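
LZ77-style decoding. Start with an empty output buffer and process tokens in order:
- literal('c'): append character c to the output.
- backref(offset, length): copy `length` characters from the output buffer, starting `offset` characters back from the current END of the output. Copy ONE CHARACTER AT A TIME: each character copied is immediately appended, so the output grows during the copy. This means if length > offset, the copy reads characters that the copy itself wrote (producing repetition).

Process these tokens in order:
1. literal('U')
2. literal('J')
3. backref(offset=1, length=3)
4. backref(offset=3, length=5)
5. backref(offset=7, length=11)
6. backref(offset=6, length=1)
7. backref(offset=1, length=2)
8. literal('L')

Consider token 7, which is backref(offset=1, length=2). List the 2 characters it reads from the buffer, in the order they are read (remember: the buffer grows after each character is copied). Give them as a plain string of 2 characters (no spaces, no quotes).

Token 1: literal('U'). Output: "U"
Token 2: literal('J'). Output: "UJ"
Token 3: backref(off=1, len=3) (overlapping!). Copied 'JJJ' from pos 1. Output: "UJJJJ"
Token 4: backref(off=3, len=5) (overlapping!). Copied 'JJJJJ' from pos 2. Output: "UJJJJJJJJJ"
Token 5: backref(off=7, len=11) (overlapping!). Copied 'JJJJJJJJJJJ' from pos 3. Output: "UJJJJJJJJJJJJJJJJJJJJ"
Token 6: backref(off=6, len=1). Copied 'J' from pos 15. Output: "UJJJJJJJJJJJJJJJJJJJJJ"
Token 7: backref(off=1, len=2). Buffer before: "UJJJJJJJJJJJJJJJJJJJJJ" (len 22)
  byte 1: read out[21]='J', append. Buffer now: "UJJJJJJJJJJJJJJJJJJJJJJ"
  byte 2: read out[22]='J', append. Buffer now: "UJJJJJJJJJJJJJJJJJJJJJJJ"

Answer: JJ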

---------------

* ASSIGNED TASK
Restate all of the lines in the material exactly as they are.

* RESPONSE
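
LZ77-style decoding. Start with an empty output buffer and process tokens in order:
- literal('c'): append character c to the output.
- backref(offset, length): copy `length` characters from the output buffer, starting `offset` characters back from the current END of the output. Copy ONE CHARACTER AT A TIME: each character copied is immediately appended, so the output grows during the copy. This means if length > offset, the copy reads characters that the copy itself wrote (producing repetition).

Process these tokens in order:
1. literal('U')
2. literal('J')
3. backref(offset=1, length=3)
4. backref(offset=3, length=5)
5. backref(offset=7, length=11)
6. backref(offset=6, length=1)
7. backref(offset=1, length=2)
8. literal('L')

Consider token 7, which is backref(offset=1, length=2). List the 2 characters it reads from the buffer, in the order they are read (remember: the buffer grows after each character is copied). Give them as a plain string of 2 characters (no spaces, no quotes).

Token 1: literal('U'). Output: "U"
Token 2: literal('J'). Output: "UJ"
Token 3: backref(off=1, len=3) (overlapping!). Copied 'JJJ' from pos 1. Output: "UJJJJ"
Token 4: backref(off=3, len=5) (overlapping!). Copied 'JJJJJ' from pos 2. Output: "UJJJJJJJJJ"
Token 5: backref(off=7, len=11) (overlapping!). Copied 'JJJJJJJJJJJ' from pos 3. Output: "UJJJJJJJJJJJJJJJJJJJJ"
Token 6: backref(off=6, len=1). Copied 'J' from pos 15. Output: "UJJJJJJJJJJJJJJJJJJJJJ"
Token 7: backref(off=1, len=2). Buffer before: "UJJJJJJJJJJJJJJJJJJJJJ" (len 22)
  byte 1: read out[21]='J', append. Buffer now: "UJJJJJJJJJJJJJJJJJJJJJJ"
  byte 2: read out[22]='J', append. Buffer now: "UJJJJJJJJJJJJJJJJJJJJJJJ"

Answer: JJ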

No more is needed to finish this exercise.